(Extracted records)
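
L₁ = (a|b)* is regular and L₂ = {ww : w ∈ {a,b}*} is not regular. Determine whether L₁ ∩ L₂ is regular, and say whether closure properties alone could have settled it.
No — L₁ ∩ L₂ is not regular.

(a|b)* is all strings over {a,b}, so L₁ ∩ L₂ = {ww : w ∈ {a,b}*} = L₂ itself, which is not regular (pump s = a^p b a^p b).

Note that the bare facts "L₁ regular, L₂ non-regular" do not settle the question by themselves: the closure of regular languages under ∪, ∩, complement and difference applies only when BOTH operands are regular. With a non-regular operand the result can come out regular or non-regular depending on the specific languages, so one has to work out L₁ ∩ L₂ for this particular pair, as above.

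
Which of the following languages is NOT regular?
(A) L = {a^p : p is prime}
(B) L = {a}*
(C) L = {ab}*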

...

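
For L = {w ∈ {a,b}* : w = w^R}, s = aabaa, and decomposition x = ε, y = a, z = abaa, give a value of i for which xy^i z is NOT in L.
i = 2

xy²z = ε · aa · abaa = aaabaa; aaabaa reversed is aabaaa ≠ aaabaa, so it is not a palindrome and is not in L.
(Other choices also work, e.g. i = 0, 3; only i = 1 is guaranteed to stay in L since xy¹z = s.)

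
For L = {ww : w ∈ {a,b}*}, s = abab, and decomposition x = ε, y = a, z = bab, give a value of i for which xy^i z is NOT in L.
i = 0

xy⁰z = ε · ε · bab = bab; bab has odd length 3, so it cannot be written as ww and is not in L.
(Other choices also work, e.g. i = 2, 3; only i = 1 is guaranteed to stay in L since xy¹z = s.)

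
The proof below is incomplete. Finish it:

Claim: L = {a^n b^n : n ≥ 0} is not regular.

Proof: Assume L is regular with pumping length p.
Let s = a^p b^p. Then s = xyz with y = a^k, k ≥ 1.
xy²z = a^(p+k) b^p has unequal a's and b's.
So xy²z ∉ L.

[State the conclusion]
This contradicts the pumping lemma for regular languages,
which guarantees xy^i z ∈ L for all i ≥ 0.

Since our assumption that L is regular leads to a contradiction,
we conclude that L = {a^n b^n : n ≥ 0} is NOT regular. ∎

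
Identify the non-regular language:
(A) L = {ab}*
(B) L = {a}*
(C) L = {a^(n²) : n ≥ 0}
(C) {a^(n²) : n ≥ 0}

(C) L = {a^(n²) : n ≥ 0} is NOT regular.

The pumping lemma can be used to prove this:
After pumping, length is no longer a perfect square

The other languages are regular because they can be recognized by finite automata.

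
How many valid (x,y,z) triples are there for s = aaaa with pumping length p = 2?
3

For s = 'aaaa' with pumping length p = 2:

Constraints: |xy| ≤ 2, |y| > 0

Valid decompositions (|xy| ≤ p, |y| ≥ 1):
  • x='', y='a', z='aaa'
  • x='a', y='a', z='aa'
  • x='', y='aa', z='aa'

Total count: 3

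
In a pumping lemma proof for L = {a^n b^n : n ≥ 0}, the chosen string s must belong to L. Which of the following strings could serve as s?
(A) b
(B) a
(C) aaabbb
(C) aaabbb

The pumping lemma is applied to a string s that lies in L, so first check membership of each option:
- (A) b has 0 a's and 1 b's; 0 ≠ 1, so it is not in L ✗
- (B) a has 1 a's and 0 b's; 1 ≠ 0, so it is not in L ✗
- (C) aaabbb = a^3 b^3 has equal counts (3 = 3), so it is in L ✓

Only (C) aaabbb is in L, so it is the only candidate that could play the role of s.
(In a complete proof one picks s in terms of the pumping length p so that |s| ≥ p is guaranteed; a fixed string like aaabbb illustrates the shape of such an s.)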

▶ _YOUR ASSIGNMENT_:
Of the records above, copy each line that includes "following".

▶ _SOLUTION TO THIS PROBLEM_:
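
Which of the following languages is NOT regular?
In a pumping lemma proof for L = {a^n b^n : n ≥ 0}, the chosen string s must belong to L. Which of the following strings could serve as s?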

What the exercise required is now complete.